Give back exactly the lines running from the line with "An operator in" to the end of the entries, and only those lines.

─── GIVEN ENTRIES

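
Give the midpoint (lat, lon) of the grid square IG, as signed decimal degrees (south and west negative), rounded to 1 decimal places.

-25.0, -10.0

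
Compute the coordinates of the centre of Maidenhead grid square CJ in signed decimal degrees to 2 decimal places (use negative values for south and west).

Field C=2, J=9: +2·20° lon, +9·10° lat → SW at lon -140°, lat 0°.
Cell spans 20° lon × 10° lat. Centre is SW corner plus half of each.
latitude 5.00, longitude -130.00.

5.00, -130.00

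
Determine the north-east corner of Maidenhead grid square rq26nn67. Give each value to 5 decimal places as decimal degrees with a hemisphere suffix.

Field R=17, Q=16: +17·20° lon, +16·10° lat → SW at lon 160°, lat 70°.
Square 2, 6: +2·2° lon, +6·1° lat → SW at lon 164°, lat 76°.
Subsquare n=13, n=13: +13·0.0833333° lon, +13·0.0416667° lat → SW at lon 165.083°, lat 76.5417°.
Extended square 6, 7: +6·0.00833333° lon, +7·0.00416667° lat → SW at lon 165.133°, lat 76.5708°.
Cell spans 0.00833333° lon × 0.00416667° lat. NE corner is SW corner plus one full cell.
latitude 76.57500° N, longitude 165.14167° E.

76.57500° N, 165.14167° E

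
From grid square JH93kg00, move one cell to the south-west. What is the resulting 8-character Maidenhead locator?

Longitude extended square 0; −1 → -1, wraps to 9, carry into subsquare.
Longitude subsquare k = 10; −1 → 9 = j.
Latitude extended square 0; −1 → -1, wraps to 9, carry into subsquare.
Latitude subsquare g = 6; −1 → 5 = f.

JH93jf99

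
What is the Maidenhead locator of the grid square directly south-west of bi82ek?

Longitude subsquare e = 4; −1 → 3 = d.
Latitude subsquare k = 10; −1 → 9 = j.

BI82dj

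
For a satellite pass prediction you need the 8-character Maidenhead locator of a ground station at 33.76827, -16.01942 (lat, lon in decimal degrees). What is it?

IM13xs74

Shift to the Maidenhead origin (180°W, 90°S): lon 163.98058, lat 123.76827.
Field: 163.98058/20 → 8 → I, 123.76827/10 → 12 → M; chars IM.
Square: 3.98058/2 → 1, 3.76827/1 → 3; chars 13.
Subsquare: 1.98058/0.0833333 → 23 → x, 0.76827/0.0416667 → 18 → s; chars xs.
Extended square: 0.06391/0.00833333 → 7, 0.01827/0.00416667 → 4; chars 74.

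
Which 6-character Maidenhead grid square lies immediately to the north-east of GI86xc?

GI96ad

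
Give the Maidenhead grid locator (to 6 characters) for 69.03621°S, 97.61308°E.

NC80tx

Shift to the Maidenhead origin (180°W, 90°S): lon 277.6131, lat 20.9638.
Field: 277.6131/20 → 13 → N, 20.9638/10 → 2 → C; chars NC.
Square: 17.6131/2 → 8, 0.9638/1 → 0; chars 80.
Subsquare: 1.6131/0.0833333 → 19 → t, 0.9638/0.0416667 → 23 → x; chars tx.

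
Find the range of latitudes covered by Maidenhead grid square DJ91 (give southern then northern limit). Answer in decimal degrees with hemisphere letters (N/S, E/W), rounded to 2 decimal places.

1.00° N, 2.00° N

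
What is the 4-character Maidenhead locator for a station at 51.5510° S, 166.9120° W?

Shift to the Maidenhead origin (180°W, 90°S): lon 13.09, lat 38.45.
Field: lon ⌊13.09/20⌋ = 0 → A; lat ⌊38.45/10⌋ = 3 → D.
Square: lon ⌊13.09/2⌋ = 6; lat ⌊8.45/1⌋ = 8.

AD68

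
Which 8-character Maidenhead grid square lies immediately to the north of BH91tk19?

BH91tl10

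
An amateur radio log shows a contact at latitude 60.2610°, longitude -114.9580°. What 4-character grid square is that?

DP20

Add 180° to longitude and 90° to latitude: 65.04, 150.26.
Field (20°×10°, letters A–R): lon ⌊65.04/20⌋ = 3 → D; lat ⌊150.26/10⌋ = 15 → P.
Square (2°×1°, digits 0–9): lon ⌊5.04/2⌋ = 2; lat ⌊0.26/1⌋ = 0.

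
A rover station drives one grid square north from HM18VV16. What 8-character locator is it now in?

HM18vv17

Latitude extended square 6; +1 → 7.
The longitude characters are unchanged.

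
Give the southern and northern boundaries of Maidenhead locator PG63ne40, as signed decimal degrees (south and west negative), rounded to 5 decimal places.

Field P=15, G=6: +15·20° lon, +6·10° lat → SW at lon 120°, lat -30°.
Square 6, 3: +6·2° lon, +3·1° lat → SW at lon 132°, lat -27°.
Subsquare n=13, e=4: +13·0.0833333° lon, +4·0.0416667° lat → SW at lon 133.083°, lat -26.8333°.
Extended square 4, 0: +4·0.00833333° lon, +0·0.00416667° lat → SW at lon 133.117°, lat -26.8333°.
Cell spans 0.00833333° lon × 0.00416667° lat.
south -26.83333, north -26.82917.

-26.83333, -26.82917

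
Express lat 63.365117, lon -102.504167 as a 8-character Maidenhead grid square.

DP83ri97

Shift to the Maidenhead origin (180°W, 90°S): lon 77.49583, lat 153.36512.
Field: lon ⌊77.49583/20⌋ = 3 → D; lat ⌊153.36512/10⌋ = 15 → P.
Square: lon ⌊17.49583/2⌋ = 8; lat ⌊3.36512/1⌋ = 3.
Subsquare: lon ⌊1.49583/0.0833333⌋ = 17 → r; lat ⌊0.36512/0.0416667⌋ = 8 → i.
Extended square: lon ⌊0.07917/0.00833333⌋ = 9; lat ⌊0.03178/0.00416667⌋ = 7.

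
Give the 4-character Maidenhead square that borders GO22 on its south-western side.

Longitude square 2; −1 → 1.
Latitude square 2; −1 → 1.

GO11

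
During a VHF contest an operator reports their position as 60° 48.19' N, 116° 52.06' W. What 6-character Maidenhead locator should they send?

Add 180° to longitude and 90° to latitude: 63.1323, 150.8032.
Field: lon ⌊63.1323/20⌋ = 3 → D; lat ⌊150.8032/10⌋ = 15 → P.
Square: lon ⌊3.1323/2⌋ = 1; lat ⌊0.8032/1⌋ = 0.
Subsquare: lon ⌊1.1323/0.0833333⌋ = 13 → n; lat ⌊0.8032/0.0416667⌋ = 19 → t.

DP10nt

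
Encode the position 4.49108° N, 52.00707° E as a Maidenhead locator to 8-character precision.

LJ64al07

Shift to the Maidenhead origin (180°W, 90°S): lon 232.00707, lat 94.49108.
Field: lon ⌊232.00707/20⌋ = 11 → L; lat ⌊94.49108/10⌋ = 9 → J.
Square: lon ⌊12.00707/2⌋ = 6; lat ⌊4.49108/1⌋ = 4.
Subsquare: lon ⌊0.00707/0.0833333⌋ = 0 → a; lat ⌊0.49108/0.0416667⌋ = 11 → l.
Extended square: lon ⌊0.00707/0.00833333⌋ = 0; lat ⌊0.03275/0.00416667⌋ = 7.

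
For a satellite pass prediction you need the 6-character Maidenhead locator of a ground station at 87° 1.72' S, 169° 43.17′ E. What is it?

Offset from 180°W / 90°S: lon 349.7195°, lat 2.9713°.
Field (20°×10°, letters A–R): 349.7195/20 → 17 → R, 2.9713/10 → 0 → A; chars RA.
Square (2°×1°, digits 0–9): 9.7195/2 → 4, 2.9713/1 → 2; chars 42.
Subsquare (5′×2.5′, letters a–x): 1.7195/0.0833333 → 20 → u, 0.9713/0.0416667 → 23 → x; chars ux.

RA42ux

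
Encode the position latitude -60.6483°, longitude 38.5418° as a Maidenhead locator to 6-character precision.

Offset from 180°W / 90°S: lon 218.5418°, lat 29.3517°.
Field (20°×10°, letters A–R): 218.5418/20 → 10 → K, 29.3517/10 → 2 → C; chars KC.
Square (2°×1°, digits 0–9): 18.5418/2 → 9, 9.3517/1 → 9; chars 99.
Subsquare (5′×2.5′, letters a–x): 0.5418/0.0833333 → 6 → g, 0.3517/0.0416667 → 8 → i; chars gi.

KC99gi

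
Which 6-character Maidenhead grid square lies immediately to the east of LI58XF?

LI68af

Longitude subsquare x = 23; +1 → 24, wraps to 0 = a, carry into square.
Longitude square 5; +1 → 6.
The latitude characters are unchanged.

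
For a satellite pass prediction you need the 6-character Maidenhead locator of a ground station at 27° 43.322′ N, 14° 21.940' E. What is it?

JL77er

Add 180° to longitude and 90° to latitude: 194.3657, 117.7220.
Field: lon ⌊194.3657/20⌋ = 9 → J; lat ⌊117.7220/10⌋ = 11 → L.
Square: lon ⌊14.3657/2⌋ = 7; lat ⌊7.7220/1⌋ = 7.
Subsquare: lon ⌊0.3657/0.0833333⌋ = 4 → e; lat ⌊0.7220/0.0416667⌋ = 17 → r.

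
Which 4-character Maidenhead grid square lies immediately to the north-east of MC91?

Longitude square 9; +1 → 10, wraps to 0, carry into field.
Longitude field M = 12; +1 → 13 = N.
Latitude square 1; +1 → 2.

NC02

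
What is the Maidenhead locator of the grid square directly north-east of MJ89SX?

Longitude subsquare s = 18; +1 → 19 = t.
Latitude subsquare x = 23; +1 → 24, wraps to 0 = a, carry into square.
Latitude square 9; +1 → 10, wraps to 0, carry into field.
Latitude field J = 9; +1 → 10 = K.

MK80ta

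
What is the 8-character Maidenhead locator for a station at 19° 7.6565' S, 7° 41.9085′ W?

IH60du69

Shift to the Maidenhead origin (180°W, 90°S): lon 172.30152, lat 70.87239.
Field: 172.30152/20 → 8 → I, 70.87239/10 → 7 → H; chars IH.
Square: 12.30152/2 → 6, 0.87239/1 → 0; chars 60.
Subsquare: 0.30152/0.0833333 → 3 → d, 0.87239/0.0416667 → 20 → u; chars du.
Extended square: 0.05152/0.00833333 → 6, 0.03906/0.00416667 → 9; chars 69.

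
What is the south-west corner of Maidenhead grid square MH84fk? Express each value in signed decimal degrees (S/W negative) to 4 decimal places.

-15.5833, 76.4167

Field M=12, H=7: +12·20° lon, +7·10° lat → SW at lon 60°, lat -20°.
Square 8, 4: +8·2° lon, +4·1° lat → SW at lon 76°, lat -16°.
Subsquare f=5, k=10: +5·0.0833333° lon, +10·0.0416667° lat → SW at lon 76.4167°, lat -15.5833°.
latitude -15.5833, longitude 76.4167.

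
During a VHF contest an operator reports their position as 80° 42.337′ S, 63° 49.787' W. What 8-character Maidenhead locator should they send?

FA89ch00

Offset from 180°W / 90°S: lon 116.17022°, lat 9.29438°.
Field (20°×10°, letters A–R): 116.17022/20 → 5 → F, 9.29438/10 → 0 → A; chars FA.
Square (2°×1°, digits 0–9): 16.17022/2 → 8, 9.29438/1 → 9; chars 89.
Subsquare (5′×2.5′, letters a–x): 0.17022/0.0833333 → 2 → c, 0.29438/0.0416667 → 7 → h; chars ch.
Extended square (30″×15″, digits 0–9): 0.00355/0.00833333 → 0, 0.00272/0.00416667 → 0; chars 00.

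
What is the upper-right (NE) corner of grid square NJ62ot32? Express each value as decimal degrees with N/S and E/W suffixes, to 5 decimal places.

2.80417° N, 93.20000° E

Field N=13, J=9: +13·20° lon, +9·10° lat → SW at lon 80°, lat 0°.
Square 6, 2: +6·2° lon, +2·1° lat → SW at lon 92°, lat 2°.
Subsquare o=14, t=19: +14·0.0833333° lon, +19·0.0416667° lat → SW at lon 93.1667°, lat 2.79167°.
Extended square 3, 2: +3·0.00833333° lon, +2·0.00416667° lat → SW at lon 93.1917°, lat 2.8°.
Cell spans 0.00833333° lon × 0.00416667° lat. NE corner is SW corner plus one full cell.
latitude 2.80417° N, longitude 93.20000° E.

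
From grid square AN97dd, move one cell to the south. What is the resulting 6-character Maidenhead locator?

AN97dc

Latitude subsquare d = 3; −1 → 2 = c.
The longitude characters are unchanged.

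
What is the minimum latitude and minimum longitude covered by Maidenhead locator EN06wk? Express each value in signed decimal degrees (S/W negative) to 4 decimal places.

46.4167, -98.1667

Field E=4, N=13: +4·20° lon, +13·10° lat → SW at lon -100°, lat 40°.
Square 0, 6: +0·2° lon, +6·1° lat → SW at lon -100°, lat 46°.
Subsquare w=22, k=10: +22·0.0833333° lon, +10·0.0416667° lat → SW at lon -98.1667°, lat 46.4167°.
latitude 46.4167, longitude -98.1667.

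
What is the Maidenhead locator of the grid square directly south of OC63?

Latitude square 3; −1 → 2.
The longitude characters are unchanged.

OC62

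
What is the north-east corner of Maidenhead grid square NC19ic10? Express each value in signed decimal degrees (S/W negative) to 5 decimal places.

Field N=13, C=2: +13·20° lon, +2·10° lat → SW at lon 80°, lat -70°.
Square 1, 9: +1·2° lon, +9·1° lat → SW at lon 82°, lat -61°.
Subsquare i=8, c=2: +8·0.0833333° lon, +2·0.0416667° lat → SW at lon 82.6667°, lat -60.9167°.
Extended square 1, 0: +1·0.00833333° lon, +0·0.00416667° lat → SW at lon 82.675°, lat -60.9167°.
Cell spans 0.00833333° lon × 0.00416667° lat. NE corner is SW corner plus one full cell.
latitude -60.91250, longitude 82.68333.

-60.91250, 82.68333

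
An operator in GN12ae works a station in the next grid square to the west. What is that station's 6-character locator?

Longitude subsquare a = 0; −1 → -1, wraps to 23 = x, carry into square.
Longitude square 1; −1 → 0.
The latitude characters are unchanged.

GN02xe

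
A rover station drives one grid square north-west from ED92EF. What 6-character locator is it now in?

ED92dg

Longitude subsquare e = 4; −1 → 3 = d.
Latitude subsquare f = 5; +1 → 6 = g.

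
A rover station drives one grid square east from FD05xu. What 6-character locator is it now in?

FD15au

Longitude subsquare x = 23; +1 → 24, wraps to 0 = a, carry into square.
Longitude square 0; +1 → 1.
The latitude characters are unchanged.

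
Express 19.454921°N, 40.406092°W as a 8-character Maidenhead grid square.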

──────

TASK OUTPUT:
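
An operator in GN12ae works a station in the next grid square to the west. What is that station's 6-character locator?

Longitude subsquare a = 0; −1 → -1, wraps to 23 = x, carry into square.
Longitude square 1; −1 → 0.
The latitude characters are unchanged.

GN02xe

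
A rover station drives one grid square north-west from ED92EF. What 6-character locator is it now in?

ED92dg

Longitude subsquare e = 4; −1 → 3 = d.
Latitude subsquare f = 5; +1 → 6 = g.

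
A rover station drives one grid square east from FD05xu. What 6-character locator is it now in?

FD15au

Longitude subsquare x = 23; +1 → 24, wraps to 0 = a, carry into square.
Longitude square 0; +1 → 1.
The latitude characters are unchanged.

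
Express 19.454921°N, 40.406092°W as a 8-character Maidenhead grid square.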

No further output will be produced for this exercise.